[Start of section]
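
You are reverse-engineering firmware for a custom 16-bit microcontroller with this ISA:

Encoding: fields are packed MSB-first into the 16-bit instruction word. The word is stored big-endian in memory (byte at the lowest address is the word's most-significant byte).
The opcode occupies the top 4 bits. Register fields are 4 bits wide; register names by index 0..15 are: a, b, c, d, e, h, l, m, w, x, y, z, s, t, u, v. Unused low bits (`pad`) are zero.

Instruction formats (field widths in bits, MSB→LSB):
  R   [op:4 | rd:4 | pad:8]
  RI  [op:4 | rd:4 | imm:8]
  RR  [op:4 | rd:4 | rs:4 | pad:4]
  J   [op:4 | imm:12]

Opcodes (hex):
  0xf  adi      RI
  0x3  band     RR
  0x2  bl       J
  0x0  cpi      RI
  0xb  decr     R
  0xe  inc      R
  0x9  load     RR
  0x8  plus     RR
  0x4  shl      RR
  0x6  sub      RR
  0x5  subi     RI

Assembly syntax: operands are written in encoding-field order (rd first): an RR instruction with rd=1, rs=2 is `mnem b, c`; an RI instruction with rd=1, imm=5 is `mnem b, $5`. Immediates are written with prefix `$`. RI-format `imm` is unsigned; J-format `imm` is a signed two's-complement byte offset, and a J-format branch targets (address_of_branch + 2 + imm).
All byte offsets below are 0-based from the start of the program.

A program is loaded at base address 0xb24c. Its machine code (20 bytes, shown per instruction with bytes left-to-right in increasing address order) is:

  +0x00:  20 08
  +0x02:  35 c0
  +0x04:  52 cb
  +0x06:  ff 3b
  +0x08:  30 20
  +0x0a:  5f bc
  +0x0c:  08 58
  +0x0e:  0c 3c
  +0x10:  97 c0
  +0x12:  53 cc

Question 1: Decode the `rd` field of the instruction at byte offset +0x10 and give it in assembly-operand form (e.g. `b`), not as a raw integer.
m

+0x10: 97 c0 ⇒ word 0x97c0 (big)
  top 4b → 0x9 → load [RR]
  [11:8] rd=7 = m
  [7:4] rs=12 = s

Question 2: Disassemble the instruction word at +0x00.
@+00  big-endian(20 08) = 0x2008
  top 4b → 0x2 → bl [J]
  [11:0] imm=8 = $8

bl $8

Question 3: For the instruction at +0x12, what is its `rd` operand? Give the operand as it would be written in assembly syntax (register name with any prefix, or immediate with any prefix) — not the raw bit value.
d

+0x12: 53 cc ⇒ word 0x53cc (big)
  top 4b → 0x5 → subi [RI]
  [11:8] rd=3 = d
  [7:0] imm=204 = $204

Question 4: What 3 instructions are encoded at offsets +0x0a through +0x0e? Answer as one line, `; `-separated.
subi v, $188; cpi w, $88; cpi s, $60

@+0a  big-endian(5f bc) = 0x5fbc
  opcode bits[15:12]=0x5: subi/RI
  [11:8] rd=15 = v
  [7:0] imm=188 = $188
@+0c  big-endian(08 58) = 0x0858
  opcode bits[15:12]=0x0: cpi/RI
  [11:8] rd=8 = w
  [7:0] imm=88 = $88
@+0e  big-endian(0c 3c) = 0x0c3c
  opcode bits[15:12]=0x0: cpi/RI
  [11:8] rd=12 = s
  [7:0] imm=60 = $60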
[End of section]
- Work to be completed: Lines that include the word "program" are to be extracted from the data above.

- Result for this task:
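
All byte offsets below are 0-based from the start of the program.
A program is loaded at base address 0xb24c. Its machine code (20 bytes, shown per instruction with bytes left-to-right in increasing address order) is: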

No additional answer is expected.